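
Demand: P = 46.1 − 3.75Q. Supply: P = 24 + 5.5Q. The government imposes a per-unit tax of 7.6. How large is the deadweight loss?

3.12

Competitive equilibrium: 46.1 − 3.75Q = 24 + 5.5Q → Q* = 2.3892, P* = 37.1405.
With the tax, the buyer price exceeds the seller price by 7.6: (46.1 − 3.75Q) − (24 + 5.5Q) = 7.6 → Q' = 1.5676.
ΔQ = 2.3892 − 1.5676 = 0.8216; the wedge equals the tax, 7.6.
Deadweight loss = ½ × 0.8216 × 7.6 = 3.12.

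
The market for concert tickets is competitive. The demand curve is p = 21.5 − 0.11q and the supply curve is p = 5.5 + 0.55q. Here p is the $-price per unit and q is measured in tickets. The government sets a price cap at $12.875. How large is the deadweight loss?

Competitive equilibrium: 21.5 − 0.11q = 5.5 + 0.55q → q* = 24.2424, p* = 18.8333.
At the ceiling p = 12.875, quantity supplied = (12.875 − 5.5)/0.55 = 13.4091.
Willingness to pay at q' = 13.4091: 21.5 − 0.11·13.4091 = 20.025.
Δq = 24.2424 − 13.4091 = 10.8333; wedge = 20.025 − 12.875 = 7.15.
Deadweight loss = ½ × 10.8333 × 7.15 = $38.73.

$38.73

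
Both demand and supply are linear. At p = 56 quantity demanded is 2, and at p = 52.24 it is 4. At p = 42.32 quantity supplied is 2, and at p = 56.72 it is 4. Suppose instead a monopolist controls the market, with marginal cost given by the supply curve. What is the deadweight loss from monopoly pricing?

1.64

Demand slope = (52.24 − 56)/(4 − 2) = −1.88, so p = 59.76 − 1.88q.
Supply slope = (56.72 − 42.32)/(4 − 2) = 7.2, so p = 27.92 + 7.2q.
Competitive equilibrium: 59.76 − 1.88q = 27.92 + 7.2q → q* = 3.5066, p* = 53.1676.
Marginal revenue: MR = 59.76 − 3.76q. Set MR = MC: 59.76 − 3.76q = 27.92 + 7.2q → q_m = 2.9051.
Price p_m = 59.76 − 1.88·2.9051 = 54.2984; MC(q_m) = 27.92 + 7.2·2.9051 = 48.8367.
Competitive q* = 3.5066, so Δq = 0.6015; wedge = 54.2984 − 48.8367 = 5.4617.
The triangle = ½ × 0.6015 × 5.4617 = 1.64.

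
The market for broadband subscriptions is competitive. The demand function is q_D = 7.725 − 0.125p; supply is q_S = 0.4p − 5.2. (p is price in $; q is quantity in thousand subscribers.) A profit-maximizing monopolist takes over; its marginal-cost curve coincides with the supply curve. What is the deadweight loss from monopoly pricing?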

About this task>
The reply should contain all of the entries exactly as shown above.

Answer to this exercise>
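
Demand: P = 46.1 − 3.75Q. Supply: P = 24 + 5.5Q. The government imposes a per-unit tax of 7.6. How large is the deadweight loss?

3.12

Competitive equilibrium: 46.1 − 3.75Q = 24 + 5.5Q → Q* = 2.3892, P* = 37.1405.
With the tax, the buyer price exceeds the seller price by 7.6: (46.1 − 3.75Q) − (24 + 5.5Q) = 7.6 → Q' = 1.5676.
ΔQ = 2.3892 − 1.5676 = 0.8216; the wedge equals the tax, 7.6.
Deadweight loss = ½ × 0.8216 × 7.6 = 3.12.

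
The market for concert tickets is competitive. The demand curve is p = 21.5 − 0.11q and the supply curve is p = 5.5 + 0.55q. Here p is the $-price per unit and q is measured in tickets. The government sets a price cap at $12.875. How large is the deadweight loss?

Competitive equilibrium: 21.5 − 0.11q = 5.5 + 0.55q → q* = 24.2424, p* = 18.8333.
At the ceiling p = 12.875, quantity supplied = (12.875 − 5.5)/0.55 = 13.4091.
Willingness to pay at q' = 13.4091: 21.5 − 0.11·13.4091 = 20.025.
Δq = 24.2424 − 13.4091 = 10.8333; wedge = 20.025 − 12.875 = 7.15.
Deadweight loss = ½ × 10.8333 × 7.15 = $38.73.

$38.73

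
Both demand and supply are linear. At p = 56 quantity demanded is 2, and at p = 52.24 it is 4. At p = 42.32 quantity supplied is 2, and at p = 56.72 it is 4. Suppose instead a monopolist controls the market, with marginal cost given by the supply curve. What is the deadweight loss from monopoly pricing?

1.64

Demand slope = (52.24 − 56)/(4 − 2) = −1.88, so p = 59.76 − 1.88q.
Supply slope = (56.72 − 42.32)/(4 − 2) = 7.2, so p = 27.92 + 7.2q.
Competitive equilibrium: 59.76 − 1.88q = 27.92 + 7.2q → q* = 3.5066, p* = 53.1676.
Marginal revenue: MR = 59.76 − 3.76q. Set MR = MC: 59.76 − 3.76q = 27.92 + 7.2q → q_m = 2.9051.
Price p_m = 59.76 − 1.88·2.9051 = 54.2984; MC(q_m) = 27.92 + 7.2·2.9051 = 48.8367.
Competitive q* = 3.5066, so Δq = 0.6015; wedge = 54.2984 − 48.8367 = 5.4617.
The triangle = ½ × 0.6015 × 5.4617 = 1.64.

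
The market for broadband subscriptions is competitive. The demand function is q_D = 7.725 − 0.125p; supply is q_S = 0.4p − 5.2. (p is price in $; q is quantity in thousand subscribers.) A profit-maximizing monopolist takes over; its marginal-cost curve coincides with the supply curve. What is the deadweight loss from monopoly pricing?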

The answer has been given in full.